Tally up the lines below that contain the word "readings" and give the total alone.

(Beginning of EXERCISE DATA)

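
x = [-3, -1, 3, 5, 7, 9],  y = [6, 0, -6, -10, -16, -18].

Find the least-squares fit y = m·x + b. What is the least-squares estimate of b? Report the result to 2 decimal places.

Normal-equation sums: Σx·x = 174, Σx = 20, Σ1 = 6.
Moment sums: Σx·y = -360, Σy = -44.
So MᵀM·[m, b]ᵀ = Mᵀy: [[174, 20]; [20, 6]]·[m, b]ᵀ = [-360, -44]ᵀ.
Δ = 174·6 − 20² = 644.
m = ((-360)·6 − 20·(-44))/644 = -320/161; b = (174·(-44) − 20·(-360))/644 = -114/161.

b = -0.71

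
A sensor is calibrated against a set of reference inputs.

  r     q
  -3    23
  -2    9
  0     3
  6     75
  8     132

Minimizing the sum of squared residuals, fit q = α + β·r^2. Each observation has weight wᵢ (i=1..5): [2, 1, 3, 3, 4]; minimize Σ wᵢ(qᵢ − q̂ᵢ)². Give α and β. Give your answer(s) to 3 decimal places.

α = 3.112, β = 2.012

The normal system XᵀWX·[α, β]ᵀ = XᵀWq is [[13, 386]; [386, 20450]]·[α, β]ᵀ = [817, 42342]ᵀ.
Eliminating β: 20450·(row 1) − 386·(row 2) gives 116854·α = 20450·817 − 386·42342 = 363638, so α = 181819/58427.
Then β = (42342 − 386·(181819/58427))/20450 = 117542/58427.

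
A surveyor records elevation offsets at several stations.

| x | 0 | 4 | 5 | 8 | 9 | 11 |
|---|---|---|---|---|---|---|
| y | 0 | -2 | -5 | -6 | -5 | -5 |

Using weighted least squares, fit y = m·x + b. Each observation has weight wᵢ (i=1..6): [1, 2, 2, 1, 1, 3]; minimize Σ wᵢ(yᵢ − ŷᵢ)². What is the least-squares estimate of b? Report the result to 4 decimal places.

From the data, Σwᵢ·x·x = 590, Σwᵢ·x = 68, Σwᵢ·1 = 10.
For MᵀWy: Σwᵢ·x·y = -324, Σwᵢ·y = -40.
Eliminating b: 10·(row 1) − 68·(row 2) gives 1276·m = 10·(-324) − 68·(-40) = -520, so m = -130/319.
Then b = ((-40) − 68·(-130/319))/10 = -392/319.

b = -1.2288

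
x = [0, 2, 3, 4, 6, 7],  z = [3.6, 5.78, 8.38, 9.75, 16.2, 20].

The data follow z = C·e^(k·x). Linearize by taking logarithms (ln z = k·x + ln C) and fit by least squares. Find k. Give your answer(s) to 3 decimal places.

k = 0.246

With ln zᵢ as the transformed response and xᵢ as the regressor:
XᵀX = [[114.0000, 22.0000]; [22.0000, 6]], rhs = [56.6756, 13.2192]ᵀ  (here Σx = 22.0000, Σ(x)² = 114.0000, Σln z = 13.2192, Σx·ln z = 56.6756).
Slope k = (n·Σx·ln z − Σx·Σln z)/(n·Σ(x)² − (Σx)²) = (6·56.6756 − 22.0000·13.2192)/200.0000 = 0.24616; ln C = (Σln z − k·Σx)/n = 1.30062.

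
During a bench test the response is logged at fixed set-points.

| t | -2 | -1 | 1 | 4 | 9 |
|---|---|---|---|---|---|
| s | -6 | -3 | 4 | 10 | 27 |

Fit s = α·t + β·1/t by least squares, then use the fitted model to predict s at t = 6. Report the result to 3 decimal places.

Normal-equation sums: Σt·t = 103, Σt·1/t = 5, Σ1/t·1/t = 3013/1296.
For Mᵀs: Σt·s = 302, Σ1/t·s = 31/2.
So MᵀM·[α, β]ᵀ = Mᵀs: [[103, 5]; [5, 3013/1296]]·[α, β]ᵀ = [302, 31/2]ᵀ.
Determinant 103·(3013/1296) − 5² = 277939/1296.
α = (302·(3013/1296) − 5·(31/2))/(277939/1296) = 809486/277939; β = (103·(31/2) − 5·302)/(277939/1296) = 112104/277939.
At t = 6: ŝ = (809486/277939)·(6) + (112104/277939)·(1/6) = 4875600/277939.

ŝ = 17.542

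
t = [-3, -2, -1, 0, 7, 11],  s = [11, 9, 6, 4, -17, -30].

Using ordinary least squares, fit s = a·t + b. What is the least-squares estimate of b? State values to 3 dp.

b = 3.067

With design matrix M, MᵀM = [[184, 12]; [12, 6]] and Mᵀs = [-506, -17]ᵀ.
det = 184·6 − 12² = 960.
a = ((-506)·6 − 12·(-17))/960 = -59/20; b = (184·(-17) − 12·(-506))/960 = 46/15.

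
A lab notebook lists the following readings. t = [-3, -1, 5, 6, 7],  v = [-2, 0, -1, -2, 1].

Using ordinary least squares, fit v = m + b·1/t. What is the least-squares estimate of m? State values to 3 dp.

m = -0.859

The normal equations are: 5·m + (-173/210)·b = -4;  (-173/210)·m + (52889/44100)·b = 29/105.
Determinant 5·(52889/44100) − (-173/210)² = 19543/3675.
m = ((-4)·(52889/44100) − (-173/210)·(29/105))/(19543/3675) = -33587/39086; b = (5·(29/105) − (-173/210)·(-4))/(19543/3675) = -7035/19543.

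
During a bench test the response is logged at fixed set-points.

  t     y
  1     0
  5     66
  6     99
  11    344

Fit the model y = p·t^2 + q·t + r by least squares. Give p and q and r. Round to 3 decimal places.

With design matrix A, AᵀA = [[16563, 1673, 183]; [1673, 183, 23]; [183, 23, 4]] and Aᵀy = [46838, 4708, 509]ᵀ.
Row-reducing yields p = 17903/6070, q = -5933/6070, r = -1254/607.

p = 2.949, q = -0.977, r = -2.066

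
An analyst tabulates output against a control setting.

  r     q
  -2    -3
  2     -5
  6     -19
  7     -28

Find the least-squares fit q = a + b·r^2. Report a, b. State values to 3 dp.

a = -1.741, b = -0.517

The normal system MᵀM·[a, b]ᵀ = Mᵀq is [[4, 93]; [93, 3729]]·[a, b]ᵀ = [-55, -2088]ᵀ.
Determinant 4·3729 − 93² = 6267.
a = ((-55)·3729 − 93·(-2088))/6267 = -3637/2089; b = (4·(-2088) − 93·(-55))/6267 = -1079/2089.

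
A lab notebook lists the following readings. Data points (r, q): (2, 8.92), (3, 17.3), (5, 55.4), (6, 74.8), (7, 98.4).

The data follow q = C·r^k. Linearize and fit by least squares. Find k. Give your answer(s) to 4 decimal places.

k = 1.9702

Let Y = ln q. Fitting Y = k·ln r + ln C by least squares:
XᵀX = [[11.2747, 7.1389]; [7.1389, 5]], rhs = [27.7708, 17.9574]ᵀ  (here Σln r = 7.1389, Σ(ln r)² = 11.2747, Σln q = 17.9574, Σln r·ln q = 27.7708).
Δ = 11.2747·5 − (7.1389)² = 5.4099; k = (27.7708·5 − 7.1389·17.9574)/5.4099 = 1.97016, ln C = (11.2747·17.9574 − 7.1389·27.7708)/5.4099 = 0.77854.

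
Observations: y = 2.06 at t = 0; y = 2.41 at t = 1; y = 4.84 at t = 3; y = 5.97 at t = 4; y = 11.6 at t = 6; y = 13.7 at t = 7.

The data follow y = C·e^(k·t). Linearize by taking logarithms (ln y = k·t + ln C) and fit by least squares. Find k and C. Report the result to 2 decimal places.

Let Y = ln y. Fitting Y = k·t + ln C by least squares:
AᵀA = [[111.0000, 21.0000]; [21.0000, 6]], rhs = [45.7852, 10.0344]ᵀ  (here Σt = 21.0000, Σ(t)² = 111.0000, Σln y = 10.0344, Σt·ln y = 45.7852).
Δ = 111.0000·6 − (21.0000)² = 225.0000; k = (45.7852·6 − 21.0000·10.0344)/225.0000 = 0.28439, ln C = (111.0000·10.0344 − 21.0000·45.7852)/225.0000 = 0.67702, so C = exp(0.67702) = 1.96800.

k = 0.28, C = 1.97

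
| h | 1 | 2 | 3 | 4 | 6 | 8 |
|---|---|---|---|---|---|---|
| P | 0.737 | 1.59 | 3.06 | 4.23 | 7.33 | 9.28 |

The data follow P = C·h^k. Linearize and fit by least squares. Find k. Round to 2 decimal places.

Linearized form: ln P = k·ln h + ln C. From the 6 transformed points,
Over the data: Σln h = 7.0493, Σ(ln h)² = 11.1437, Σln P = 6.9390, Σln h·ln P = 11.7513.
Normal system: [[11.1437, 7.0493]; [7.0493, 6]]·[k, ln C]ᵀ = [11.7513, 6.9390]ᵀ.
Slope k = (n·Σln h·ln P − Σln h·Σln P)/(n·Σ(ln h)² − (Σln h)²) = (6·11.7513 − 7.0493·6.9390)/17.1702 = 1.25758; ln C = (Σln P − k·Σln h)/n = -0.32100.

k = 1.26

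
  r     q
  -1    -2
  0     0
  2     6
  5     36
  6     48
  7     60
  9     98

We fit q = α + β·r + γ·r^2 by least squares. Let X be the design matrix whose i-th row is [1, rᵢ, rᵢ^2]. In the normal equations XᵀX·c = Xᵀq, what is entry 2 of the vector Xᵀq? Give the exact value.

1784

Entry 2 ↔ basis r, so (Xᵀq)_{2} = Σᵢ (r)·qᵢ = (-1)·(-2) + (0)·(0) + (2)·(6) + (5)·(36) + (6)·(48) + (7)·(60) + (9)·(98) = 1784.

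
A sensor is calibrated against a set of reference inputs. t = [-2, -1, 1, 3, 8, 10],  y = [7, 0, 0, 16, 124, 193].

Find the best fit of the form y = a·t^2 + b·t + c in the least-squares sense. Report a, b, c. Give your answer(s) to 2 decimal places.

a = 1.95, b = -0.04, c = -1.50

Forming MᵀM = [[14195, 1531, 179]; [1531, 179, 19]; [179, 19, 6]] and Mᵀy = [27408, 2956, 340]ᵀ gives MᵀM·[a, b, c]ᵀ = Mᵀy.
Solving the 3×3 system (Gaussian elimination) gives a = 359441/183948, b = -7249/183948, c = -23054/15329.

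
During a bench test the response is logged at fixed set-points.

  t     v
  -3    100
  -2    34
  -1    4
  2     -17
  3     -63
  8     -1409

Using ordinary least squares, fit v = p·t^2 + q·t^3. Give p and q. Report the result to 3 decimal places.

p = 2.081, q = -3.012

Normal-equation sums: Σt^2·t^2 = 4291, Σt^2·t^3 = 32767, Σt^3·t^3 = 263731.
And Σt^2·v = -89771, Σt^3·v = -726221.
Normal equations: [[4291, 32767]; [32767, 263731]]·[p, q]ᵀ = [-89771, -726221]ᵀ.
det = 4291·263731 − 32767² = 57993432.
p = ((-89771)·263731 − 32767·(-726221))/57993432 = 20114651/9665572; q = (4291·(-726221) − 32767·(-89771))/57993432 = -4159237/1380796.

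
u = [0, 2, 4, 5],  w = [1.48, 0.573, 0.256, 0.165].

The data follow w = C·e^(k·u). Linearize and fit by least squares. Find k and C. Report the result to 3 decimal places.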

(End of EXERCISE DATA)

--- COMPLETED TASK ---
2